**REQUIREMENT:** Go through the records and filter out every line lacking the word "Pirton"; copy the lines that remain.

(Stored data entries)
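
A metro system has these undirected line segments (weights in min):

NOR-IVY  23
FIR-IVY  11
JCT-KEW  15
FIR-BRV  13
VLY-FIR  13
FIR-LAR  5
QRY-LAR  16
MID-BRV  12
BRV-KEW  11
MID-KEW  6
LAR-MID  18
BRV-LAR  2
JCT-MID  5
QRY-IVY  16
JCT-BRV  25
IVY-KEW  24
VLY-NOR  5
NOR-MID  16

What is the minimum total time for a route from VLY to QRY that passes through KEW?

Shortest VLY→KEW: VLY → NOR → MID → KEW = 27
Shortest KEW→QRY: KEW → BRV → LAR → QRY = 29
Total via KEW: 27 + 29 = 56 min.

56 min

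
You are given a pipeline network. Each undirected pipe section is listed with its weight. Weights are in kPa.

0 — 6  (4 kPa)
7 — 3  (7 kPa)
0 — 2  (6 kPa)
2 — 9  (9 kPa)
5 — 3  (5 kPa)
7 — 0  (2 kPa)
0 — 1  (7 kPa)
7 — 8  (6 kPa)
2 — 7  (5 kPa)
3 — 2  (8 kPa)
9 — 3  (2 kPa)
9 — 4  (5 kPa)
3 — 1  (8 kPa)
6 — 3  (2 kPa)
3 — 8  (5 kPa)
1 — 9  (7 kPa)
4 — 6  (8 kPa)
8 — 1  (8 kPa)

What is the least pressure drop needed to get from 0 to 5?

Enumerating some paths:
0 → 7 → 3 → 5: 2+7+5 = 14
0 → 6 → 3 → 5: 4+2+5 = 11
The minimum is 11 kPa via 0 → 6 → 3 → 5.

11 kPa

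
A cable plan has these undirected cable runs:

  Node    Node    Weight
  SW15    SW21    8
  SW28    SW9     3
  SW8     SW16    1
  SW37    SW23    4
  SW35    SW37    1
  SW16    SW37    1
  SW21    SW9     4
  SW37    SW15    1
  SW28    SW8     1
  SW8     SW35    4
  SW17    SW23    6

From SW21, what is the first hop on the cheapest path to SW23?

Compare a few routes:
SW21–SW15–SW37–SW23: 8+1+4 = 13
SW21–SW9–SW28–SW8–SW16–SW37–SW23: 4+3+1+1+1+4 = 14
The minimum is 13 via SW21–SW15–SW37–SW23.
So from SW21 the first move is to SW15.

SW15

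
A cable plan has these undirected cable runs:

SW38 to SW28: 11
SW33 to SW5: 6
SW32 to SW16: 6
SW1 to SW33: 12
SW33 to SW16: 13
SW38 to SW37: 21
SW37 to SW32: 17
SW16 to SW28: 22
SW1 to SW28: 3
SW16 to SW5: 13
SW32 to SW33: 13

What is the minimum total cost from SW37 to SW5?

Candidate routes:
SW37 - SW32 - SW16 - SW33 - SW5: 17+6+13+6 = 42
SW37 - SW32 - SW16 - SW5: 17+6+13 = 36
Cheapest is SW37 - SW32 - SW16 - SW5 at 36.

36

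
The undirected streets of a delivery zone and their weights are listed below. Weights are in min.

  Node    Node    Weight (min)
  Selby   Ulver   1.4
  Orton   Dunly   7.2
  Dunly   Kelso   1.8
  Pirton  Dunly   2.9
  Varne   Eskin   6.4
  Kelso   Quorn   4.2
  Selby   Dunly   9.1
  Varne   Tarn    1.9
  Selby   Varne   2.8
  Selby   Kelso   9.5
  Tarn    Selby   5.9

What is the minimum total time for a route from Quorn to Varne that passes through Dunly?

Shortest Quorn→Dunly: Quorn–Kelso–Dunly = 6
Best Dunly to Varne: Dunly–Selby–Varne costing 11.9
Total via Dunly: 6 + 11.9 = 17.9 min.

17.9 min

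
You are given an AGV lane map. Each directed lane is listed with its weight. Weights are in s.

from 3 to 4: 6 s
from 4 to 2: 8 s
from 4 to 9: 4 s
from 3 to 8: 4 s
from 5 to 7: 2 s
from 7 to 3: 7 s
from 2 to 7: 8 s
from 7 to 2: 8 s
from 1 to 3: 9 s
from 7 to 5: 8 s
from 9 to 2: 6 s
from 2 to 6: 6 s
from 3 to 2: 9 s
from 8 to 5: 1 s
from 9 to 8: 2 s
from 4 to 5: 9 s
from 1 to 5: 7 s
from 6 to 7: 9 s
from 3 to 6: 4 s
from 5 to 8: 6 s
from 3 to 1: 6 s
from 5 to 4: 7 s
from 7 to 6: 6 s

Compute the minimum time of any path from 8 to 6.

9 s

Candidate routes:
8–5–7–3–6: 1+2+7+4 = 14
8–5–7–2–6: 1+2+8+6 = 17
8–5–7–6: 1+2+6 = 9
Cheapest is 8–5–7–6 at 9 s.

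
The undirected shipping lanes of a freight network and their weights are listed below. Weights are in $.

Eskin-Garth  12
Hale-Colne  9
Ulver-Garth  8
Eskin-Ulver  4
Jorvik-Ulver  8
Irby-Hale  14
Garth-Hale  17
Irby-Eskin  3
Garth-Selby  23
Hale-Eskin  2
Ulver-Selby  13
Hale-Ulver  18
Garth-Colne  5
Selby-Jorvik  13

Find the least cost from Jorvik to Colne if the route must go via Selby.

$39

Best Jorvik to Selby: Jorvik–Selby costing 13
Best Selby to Colne: Selby–Ulver–Garth–Colne costing 26
Total via Selby: 13 + 26 = $39.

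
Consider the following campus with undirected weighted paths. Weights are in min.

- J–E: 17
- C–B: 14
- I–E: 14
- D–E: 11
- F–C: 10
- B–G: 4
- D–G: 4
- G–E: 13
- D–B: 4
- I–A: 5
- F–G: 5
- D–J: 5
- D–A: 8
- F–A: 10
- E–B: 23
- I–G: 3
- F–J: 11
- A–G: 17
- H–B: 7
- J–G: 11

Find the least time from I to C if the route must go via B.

21 min

Shortest I→B: I → G → B = 7
Shortest B→C: B → C = 14
Total via B: 7 + 14 = 21 min.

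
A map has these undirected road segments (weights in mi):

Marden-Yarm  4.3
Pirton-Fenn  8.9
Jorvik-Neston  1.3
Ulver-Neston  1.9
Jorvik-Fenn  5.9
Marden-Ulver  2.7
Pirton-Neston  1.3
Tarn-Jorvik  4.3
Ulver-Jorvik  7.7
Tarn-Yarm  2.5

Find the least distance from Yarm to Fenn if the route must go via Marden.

Shortest Yarm→Marden: Yarm → Marden = 4.3
Best Marden to Fenn: Marden → Ulver → Neston → Jorvik → Fenn costing 11.8
Total via Marden: 4.3 + 11.8 = 16.1 mi.

16.1 mi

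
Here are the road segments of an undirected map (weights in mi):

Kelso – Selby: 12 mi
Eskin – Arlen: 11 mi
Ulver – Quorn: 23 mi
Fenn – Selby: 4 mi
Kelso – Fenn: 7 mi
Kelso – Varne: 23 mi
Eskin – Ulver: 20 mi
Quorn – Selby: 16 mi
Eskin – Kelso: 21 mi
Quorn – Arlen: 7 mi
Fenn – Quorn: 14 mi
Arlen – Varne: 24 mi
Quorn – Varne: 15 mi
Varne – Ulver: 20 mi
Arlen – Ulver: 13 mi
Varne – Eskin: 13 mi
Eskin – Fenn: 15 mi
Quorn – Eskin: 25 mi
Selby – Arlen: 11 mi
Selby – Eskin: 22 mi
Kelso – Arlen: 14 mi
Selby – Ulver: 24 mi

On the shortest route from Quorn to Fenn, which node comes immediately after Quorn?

Candidate routes:
Quorn - Fenn: 14 = 14
Quorn - Arlen - Selby - Fenn: 7+11+4 = 22
Quorn - Selby - Fenn: 16+4 = 20
The minimum is 14 mi via Quorn - Fenn.
So from Quorn the first move is to Fenn.

Fenn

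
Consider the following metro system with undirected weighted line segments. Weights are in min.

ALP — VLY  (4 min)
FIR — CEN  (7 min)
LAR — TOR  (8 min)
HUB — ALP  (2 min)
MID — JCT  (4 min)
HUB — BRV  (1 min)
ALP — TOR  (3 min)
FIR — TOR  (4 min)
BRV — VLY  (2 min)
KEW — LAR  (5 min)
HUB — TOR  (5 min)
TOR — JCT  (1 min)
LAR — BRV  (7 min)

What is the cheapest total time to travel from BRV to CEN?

Running Dijkstra from BRV:
BRV: 0
HUB: 1  (via BRV)
VLY: 2  (via BRV)
ALP: 3  (via HUB)
TOR: 6  (via HUB)
LAR: 7  (via BRV)
JCT: 7  (via TOR)
FIR: 10  (via TOR)
MID: 11  (via JCT)
KEW: 12  (via LAR)
CEN: 17  (via FIR)
Shortest route: BRV–HUB–TOR–FIR–CEN = 17 min.

17 min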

**RESULT FOR THIS TASK:**
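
  Pirton  Dunly   2.9
Pirton-Fenn  8.9
Pirton-Neston  1.3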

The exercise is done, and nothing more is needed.